Please find the lines in the entries below that contain the word "distance", and copy each one.

[Start of section]

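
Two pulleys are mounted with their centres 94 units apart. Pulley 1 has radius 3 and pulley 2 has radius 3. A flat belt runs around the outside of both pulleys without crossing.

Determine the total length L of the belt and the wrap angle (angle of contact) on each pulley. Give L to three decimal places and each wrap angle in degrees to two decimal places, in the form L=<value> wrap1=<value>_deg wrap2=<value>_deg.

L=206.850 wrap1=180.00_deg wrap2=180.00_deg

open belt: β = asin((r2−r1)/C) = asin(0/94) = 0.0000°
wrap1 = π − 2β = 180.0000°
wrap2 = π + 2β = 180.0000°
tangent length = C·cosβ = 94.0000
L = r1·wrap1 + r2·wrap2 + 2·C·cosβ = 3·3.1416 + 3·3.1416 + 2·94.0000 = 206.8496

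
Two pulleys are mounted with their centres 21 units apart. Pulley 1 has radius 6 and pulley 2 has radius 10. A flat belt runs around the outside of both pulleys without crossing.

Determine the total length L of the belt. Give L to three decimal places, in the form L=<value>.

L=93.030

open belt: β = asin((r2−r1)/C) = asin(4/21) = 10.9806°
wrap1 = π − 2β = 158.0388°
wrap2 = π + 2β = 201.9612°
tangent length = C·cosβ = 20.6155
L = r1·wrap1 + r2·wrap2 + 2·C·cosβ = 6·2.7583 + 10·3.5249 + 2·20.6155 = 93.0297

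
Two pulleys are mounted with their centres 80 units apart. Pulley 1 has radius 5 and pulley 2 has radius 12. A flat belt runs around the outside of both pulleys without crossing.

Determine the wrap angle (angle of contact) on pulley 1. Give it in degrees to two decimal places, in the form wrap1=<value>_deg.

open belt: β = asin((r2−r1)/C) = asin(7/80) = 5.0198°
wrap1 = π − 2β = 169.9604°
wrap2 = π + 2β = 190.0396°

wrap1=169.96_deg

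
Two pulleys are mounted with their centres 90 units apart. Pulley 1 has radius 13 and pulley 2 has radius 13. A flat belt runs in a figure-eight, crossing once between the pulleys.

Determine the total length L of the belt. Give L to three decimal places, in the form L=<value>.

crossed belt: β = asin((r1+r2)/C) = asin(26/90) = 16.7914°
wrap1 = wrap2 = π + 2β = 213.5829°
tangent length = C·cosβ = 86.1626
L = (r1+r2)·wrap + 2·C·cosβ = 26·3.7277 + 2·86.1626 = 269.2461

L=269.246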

[End of section]
[Start of section]

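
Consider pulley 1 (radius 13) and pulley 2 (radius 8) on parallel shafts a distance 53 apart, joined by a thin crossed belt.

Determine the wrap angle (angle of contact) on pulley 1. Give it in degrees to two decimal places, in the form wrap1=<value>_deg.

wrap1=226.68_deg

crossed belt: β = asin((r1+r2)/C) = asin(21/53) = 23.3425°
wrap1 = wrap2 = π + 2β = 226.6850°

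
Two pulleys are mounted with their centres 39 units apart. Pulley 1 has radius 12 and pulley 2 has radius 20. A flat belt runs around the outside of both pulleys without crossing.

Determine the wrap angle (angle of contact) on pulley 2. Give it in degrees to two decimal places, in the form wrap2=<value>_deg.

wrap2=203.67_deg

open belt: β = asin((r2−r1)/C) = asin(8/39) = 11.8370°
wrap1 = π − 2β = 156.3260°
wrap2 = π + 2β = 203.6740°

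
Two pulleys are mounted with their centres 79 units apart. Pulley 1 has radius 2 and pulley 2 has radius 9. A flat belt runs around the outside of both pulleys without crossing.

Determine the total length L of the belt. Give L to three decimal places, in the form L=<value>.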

[End of section]
[Start of section]

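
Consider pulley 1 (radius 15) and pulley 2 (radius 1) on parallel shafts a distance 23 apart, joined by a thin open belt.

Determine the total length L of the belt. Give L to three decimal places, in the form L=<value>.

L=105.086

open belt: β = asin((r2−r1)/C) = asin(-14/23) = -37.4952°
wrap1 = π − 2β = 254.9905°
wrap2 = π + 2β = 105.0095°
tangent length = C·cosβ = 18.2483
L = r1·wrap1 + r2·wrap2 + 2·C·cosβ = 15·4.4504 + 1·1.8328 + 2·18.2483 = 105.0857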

[End of section]

• [Solution for this problem]:
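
Consider pulley 1 (radius 13) and pulley 2 (radius 8) on parallel shafts a distance 53 apart, joined by a thin crossed belt.
Consider pulley 1 (radius 15) and pulley 2 (radius 1) on parallel shafts a distance 23 apart, joined by a thin open belt.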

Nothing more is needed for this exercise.